**Provided entries**
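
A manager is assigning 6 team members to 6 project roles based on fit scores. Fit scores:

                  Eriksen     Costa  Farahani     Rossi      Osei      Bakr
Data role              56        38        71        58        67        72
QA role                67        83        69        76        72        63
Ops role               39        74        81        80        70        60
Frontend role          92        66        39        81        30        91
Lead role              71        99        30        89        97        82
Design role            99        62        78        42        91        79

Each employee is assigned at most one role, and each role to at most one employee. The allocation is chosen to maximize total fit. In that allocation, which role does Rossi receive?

Rossi receives Ops role.

This is a one-to-one assignment (maximum-weight bipartite matching).
Optimal: Eriksen→Design role (99 pts), Costa→QA role (83 pts), Farahani→Data role (71 pts), Rossi→Ops role (80 pts), Osei→Lead role (97 pts), Bakr→Frontend role (91 pts) — total 99+83+71+80+97+91 = 521 pts.
Row-greedy (each employee in turn takes its best remaining role) gives 504 pts, worse by 17.
Swapping Costa↔Eriksen (Costa→Design role 62 pts, Eriksen→QA role 67 pts) loses 53.
Checked against all permutations: 521 pts is optimal.
Rossi's own top role is Lead role (89 pts), but forcing Rossi→Lead role and reassigning the rest optimally gives only 510 pts — worse by 11.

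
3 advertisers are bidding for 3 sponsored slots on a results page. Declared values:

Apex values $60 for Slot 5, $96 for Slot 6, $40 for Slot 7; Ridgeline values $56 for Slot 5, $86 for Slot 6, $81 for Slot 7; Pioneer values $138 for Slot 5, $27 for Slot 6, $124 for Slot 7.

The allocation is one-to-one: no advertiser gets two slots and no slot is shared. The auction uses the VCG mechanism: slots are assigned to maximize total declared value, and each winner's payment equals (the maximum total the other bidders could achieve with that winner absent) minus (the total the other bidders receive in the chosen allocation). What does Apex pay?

Efficient allocation: Apex→Slot 6 ($96), Ridgeline→Slot 7 ($81), Pioneer→Slot 5 ($138); total welfare W = $315.
Apex receives Slot 6 at value $96, so the others get W − 96 = $219.
Without Apex: best allocation of the remaining 2 bidders over all 3 slots is Ridgeline→Slot 6 ($86), Pioneer→Slot 5 ($138), total $224.
VCG payment = (others' best without Apex) − (others' welfare with Apex) = 224 − 219 = $5.

Apex pays $5.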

**Prompt**
Report only the number of lines in the data above that contain "values".

**Solution for this problem**
2